■ The problem ■
Your task is to repeat each record verbatim, exactly as it was written.

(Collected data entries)
────
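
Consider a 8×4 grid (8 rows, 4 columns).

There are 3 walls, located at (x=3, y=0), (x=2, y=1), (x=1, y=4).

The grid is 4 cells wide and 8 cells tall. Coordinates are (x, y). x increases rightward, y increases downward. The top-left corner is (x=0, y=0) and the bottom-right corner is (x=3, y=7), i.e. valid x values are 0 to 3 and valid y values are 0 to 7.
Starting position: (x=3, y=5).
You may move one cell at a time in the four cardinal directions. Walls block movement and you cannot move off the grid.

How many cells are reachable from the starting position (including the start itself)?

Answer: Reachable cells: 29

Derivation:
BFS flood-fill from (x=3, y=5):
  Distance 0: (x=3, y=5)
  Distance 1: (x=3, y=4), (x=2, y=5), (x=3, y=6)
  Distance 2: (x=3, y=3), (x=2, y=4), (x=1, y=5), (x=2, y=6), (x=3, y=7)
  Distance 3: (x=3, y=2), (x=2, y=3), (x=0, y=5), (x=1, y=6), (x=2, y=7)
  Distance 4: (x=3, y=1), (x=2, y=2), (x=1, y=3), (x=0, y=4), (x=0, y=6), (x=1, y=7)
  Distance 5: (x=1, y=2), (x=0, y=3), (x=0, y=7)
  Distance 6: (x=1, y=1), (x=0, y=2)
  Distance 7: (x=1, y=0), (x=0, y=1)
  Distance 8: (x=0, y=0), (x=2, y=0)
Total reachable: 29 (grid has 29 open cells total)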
────
■ The answer ■
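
Consider a 8×4 grid (8 rows, 4 columns).

There are 3 walls, located at (x=3, y=0), (x=2, y=1), (x=1, y=4).

The grid is 4 cells wide and 8 cells tall. Coordinates are (x, y). x increases rightward, y increases downward. The top-left corner is (x=0, y=0) and the bottom-right corner is (x=3, y=7), i.e. valid x values are 0 to 3 and valid y values are 0 to 7.
Starting position: (x=3, y=5).
You may move one cell at a time in the four cardinal directions. Walls block movement and you cannot move off the grid.

How many cells are reachable from the starting position (including the start itself)?

Answer: Reachable cells: 29

Derivation:
BFS flood-fill from (x=3, y=5):
  Distance 0: (x=3, y=5)
  Distance 1: (x=3, y=4), (x=2, y=5), (x=3, y=6)
  Distance 2: (x=3, y=3), (x=2, y=4), (x=1, y=5), (x=2, y=6), (x=3, y=7)
  Distance 3: (x=3, y=2), (x=2, y=3), (x=0, y=5), (x=1, y=6), (x=2, y=7)
  Distance 4: (x=3, y=1), (x=2, y=2), (x=1, y=3), (x=0, y=4), (x=0, y=6), (x=1, y=7)
  Distance 5: (x=1, y=2), (x=0, y=3), (x=0, y=7)
  Distance 6: (x=1, y=1), (x=0, y=2)
  Distance 7: (x=1, y=0), (x=0, y=1)
  Distance 8: (x=0, y=0), (x=2, y=0)
Total reachable: 29 (grid has 29 open cells total)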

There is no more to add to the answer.